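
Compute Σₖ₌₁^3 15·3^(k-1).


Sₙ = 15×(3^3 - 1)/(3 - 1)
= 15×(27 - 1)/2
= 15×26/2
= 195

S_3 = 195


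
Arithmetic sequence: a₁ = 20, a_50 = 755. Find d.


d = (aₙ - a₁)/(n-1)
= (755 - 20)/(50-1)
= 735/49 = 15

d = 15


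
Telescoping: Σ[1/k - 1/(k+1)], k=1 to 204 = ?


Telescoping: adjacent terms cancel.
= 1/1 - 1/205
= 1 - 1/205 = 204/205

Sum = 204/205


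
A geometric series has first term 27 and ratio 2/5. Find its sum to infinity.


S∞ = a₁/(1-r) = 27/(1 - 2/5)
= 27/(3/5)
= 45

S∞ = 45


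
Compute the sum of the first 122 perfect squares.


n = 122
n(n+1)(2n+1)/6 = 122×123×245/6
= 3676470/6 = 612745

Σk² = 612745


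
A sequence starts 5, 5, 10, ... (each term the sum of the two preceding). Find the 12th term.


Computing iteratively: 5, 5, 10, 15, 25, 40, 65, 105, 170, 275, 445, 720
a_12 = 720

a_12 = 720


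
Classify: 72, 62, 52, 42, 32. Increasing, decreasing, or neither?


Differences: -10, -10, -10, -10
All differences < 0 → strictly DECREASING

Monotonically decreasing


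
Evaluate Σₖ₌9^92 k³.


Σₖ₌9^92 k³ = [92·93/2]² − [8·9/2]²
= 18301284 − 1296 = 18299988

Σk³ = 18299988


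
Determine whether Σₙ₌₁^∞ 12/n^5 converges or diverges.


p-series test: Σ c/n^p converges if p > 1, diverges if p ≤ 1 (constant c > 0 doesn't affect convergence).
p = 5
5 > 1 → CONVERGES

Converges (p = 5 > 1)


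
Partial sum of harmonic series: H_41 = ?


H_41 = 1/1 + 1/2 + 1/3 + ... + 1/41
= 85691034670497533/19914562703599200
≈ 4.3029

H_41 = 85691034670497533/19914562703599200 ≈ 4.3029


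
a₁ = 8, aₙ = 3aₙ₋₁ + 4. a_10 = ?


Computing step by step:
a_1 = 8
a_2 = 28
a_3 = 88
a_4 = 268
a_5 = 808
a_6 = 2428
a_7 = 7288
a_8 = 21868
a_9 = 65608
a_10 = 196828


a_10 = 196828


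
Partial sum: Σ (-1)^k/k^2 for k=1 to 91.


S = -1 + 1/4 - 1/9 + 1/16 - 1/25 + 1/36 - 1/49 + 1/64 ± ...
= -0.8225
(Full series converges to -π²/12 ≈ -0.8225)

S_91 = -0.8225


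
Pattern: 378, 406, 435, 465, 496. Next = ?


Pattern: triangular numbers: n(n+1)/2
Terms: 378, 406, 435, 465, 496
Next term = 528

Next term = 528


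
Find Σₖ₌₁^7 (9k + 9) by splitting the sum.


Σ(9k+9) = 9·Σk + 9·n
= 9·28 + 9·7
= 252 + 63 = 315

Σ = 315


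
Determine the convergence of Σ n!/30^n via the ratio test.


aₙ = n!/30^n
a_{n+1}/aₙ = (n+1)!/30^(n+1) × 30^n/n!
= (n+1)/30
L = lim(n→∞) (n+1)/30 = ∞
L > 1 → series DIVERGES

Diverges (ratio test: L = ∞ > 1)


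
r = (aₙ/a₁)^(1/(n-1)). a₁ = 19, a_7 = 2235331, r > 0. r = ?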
++++++++++++++++++++
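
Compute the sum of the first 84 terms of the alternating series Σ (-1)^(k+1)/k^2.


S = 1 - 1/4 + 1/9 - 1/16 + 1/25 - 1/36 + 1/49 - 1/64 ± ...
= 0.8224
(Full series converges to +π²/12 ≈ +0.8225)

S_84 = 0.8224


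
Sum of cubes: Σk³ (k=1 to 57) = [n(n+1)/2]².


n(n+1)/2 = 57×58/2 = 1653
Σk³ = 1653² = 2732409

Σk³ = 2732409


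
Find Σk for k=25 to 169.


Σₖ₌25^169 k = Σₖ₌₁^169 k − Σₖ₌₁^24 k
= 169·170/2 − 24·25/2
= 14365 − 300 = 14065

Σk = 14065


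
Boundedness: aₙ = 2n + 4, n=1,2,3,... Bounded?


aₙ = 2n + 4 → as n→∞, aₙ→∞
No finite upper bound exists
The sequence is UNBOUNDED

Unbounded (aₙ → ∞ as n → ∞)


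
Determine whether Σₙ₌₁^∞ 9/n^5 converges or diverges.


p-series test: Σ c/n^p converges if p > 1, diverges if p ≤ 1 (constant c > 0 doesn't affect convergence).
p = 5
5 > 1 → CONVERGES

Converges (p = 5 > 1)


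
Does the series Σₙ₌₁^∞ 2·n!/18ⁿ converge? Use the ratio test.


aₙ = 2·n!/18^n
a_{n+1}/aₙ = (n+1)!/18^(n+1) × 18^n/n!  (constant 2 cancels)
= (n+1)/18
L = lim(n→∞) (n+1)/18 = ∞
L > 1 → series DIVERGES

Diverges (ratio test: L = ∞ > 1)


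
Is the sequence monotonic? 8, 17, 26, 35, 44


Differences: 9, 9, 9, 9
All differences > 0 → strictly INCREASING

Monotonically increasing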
++++++++++++++++++++
** Task directions **
Set down, from the entries above, exactly the lines from the one with "Find Σₖ₌₁^7 (9k + 9) by splitting the sum." up to and including the one with "r = (aₙ/a₁)^(1/(n-1)).", and no other lines.

** Written response **
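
Find Σₖ₌₁^7 (9k + 9) by splitting the sum.


Σ(9k+9) = 9·Σk + 9·n
= 9·28 + 9·7
= 252 + 63 = 315

Σ = 315


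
Determine the convergence of Σ n!/30^n via the ratio test.


aₙ = n!/30^n
a_{n+1}/aₙ = (n+1)!/30^(n+1) × 30^n/n!
= (n+1)/30
L = lim(n→∞) (n+1)/30 = ∞
L > 1 → series DIVERGES

Diverges (ratio test: L = ∞ > 1)


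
r = (aₙ/a₁)^(1/(n-1)). a₁ = 19, a_7 = 2235331, r > 0. r = ?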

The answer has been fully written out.